● What to produce
Retype the whole listing that follows, line for line.

--

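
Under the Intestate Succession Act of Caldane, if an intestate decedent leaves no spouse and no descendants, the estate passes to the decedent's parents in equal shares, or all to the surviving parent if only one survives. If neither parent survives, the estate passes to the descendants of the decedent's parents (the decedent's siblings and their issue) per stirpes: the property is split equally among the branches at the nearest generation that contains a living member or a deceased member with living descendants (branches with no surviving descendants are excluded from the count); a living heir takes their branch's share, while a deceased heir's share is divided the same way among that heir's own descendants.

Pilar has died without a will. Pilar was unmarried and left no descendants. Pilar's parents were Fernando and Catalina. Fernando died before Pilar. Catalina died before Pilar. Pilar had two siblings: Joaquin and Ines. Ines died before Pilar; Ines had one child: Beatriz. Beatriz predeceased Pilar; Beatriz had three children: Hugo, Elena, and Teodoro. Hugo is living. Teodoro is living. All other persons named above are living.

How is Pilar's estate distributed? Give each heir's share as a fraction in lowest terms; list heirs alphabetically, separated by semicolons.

Neither parent survives and there are no descendants, so the estate passes to Pilar's siblings and their issue per stirpes.
The estate is divided into 2 equal shares of 1/2 among Joaquin, Ines.
Joaquin is living and takes 1/2.
Ines predeceased; the 1/2 allotted to Ines's branch passes to Ines's issue by representation.
Beatriz's line is the sole branch at this level, so the full 1/2 passes to Beatriz's issue by representation.
The 1/2 is divided into 3 equal shares of 1/6 among Hugo, Elena, Teodoro.
Hugo is living and takes 1/6.
Elena is living and takes 1/6.
Teodoro is living and takes 1/6.

Elena 1/6; Hugo 1/6; Joaquin 1/2; Teodoro 1/6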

--

● Answer
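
Under the Intestate Succession Act of Caldane, if an intestate decedent leaves no spouse and no descendants, the estate passes to the decedent's parents in equal shares, or all to the surviving parent if only one survives. If neither parent survives, the estate passes to the descendants of the decedent's parents (the decedent's siblings and their issue) per stirpes: the property is split equally among the branches at the nearest generation that contains a living member or a deceased member with living descendants (branches with no surviving descendants are excluded from the count); a living heir takes their branch's share, while a deceased heir's share is divided the same way among that heir's own descendants.

Pilar has died without a will. Pilar was unmarried and left no descendants. Pilar's parents were Fernando and Catalina. Fernando died before Pilar. Catalina died before Pilar. Pilar had two siblings: Joaquin and Ines. Ines died before Pilar; Ines had one child: Beatriz. Beatriz predeceased Pilar; Beatriz had three children: Hugo, Elena, and Teodoro. Hugo is living. Teodoro is living. All other persons named above are living.

How is Pilar's estate distributed? Give each heir's share as a fraction in lowest terms; list heirs alphabetically, separated by semicolons.

Neither parent survives and there are no descendants, so the estate passes to Pilar's siblings and their issue per stirpes.
The estate is divided into 2 equal shares of 1/2 among Joaquin, Ines.
Joaquin is living and takes 1/2.
Ines predeceased; the 1/2 allotted to Ines's branch passes to Ines's issue by representation.
Beatriz's line is the sole branch at this level, so the full 1/2 passes to Beatriz's issue by representation.
The 1/2 is divided into 3 equal shares of 1/6 among Hugo, Elena, Teodoro.
Hugo is living and takes 1/6.
Elena is living and takes 1/6.
Teodoro is living and takes 1/6.

Elena 1/6; Hugo 1/6; Joaquin 1/2; Teodoro 1/6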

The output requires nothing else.